DATA:
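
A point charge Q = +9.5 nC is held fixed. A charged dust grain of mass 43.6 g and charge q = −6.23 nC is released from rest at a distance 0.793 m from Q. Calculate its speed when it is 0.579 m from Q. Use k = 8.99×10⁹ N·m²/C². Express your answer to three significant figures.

3.37×10⁻³ m/s

Only the electrostatic force acts, so mechanical energy is conserved: ½mv² = U₁ − U₂ = kQq(1/r₁ − 1/r₂).
U₁ − U₂ = (8.99×10⁹ N·m²/C²)(9.50×10⁻⁹ C)(-6.23×10⁻⁹ C)(1/0.793 − 1/0.579) = 2.48×10⁻⁷ J.
v = √(2·2.48×10⁻⁷/0.0436) = 3.37×10⁻³ m/s.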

WHAT TO PRODUCE: Could every entry be given again exactly, with no line skipped?

TASK ANSWER:
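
A point charge Q = +9.5 nC is held fixed. A charged dust grain of mass 43.6 g and charge q = −6.23 nC is released from rest at a distance 0.793 m from Q. Calculate its speed when it is 0.579 m from Q. Use k = 8.99×10⁹ N·m²/C². Express your answer to three significant figures.

3.37×10⁻³ m/s

Only the electrostatic force acts, so mechanical energy is conserved: ½mv² = U₁ − U₂ = kQq(1/r₁ − 1/r₂).
U₁ − U₂ = (8.99×10⁹ N·m²/C²)(9.50×10⁻⁹ C)(-6.23×10⁻⁹ C)(1/0.793 − 1/0.579) = 2.48×10⁻⁷ J.
v = √(2·2.48×10⁻⁷/0.0436) = 3.37×10⁻³ m/s.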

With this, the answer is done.